RECORDS PROVIDED
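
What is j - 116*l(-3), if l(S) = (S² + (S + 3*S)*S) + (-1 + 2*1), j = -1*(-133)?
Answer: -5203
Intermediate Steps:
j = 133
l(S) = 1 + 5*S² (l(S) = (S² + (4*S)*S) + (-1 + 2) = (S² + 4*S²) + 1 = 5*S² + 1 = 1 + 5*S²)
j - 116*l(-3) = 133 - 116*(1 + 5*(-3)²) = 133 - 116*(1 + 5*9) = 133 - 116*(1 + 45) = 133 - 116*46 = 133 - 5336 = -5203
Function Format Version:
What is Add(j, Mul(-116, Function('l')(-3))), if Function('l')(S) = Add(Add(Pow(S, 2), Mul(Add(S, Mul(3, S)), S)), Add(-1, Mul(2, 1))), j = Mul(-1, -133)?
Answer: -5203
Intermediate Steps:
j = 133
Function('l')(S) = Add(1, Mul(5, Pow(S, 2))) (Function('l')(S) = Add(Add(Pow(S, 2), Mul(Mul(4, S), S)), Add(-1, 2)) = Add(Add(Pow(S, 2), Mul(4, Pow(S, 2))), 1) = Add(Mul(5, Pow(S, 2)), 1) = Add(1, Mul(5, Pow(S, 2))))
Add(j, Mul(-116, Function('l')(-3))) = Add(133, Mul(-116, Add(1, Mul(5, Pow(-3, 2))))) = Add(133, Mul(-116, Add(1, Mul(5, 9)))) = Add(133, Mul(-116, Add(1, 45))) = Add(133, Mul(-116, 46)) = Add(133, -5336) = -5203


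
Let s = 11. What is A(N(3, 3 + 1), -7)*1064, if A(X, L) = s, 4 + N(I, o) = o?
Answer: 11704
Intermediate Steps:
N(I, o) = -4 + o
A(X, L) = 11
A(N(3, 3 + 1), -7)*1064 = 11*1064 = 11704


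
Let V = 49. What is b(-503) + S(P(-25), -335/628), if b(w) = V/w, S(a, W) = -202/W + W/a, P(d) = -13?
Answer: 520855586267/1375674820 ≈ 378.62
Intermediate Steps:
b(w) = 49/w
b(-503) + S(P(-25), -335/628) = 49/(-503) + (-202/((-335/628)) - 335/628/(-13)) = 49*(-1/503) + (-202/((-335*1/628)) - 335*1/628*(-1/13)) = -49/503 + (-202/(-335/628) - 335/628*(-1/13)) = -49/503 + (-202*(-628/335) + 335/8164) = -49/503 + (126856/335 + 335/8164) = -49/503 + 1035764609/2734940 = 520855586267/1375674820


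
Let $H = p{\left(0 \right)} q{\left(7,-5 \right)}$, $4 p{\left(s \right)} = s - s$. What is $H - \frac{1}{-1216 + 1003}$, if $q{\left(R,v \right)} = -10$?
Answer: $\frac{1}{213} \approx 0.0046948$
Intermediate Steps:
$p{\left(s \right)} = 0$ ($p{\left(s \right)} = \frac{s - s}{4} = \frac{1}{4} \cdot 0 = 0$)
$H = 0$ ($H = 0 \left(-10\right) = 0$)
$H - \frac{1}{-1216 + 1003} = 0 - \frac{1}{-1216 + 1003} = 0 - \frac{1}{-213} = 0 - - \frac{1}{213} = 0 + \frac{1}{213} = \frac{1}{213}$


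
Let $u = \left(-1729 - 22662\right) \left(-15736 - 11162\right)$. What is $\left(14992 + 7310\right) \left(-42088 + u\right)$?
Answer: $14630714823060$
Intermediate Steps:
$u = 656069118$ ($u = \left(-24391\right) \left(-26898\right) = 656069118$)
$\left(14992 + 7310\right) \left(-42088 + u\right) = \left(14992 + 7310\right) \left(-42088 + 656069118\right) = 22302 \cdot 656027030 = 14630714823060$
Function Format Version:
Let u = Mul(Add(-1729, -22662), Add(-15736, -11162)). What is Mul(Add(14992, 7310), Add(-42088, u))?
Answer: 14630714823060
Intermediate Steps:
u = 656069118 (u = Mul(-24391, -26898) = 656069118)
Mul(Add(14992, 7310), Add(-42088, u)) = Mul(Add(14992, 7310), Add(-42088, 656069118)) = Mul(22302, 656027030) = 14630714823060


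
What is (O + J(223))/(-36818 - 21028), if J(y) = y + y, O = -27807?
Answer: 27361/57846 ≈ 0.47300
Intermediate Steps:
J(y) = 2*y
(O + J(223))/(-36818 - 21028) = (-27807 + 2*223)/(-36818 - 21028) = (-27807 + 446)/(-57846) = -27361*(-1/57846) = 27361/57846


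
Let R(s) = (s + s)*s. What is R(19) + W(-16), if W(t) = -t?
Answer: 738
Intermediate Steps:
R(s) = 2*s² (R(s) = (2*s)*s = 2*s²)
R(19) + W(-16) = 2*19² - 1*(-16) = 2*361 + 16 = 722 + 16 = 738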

GOAL OF THE EXERCISE
Out of the preceding entries, pull every line containing the string "What".

EXERCISE ANSWER
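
What is j - 116*l(-3), if l(S) = (S² + (S + 3*S)*S) + (-1 + 2*1), j = -1*(-133)?
What is Add(j, Mul(-116, Function('l')(-3))), if Function('l')(S) = Add(Add(Pow(S, 2), Mul(Add(S, Mul(3, S)), S)), Add(-1, Mul(2, 1))), j = Mul(-1, -133)?
Let s = 11. What is A(N(3, 3 + 1), -7)*1064, if A(X, L) = s, 4 + N(I, o) = o?
Let V = 49. What is b(-503) + S(P(-25), -335/628), if b(w) = V/w, S(a, W) = -202/W + W/a, P(d) = -13?
Let $H = p{\left(0 \right)} q{\left(7,-5 \right)}$, $4 p{\left(s \right)} = s - s$. What is $H - \frac{1}{-1216 + 1003}$, if $q{\left(R,v \right)} = -10$?
Let $u = \left(-1729 - 22662\right) \left(-15736 - 11162\right)$. What is $\left(14992 + 7310\right) \left(-42088 + u\right)$?
Let u = Mul(Add(-1729, -22662), Add(-15736, -11162)). What is Mul(Add(14992, 7310), Add(-42088, u))?
What is (O + J(223))/(-36818 - 21028), if J(y) = y + y, O = -27807?
Let R(s) = (s + s)*s. What is R(19) + W(-16), if W(t) = -t?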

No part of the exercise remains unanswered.